-- Records provided follows --

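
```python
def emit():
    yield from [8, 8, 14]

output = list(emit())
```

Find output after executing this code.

Step 1: yield from delegates to the iterable, yielding each element.
Step 2: Collected values: [8, 8, 14].
Therefore output = [8, 8, 14].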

-- Records provided concluded --

**Aim of the task**
Write out the entries above once more, without altering anything.

**Result below**
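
```python
def emit():
    yield from [8, 8, 14]

output = list(emit())
```

Find output after executing this code.

Step 1: yield from delegates to the iterable, yielding each element.
Step 2: Collected values: [8, 8, 14].
Therefore output = [8, 8, 14].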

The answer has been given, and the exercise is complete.